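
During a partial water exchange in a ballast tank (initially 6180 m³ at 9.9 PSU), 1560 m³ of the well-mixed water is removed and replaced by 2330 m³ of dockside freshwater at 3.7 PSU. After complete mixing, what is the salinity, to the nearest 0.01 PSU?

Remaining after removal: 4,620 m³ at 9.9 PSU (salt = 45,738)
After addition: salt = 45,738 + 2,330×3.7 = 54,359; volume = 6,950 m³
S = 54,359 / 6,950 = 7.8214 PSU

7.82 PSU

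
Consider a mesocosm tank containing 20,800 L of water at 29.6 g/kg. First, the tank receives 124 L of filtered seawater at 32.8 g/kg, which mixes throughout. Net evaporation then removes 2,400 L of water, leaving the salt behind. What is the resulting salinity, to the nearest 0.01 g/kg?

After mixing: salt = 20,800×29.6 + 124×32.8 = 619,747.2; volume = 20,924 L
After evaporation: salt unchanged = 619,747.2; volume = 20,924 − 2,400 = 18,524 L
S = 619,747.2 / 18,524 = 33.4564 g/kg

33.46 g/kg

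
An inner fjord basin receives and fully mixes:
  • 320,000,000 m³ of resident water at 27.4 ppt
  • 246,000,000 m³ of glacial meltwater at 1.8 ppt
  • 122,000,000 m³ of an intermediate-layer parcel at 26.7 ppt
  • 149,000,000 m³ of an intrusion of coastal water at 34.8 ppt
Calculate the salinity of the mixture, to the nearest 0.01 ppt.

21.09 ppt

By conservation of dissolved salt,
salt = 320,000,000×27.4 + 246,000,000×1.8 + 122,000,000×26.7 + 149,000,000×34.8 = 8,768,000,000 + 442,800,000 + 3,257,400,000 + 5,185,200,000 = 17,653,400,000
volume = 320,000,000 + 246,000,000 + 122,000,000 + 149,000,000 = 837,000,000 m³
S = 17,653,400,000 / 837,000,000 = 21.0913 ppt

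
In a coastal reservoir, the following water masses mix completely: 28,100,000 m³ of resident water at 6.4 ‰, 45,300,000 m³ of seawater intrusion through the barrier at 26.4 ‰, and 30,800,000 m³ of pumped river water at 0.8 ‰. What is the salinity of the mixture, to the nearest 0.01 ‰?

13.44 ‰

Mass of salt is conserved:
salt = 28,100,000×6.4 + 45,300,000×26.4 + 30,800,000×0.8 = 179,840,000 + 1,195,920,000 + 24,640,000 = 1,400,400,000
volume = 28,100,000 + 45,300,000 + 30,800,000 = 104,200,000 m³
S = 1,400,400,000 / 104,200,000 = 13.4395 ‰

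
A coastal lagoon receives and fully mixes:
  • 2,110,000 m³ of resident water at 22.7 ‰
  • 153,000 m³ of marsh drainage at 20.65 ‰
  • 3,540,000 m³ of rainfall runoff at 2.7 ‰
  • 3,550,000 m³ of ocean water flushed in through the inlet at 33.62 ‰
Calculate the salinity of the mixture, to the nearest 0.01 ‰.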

▬▬▬

Your instructions:
State the number of lines in these entries where the word "fully" occurs, without any other words.

Response area:
2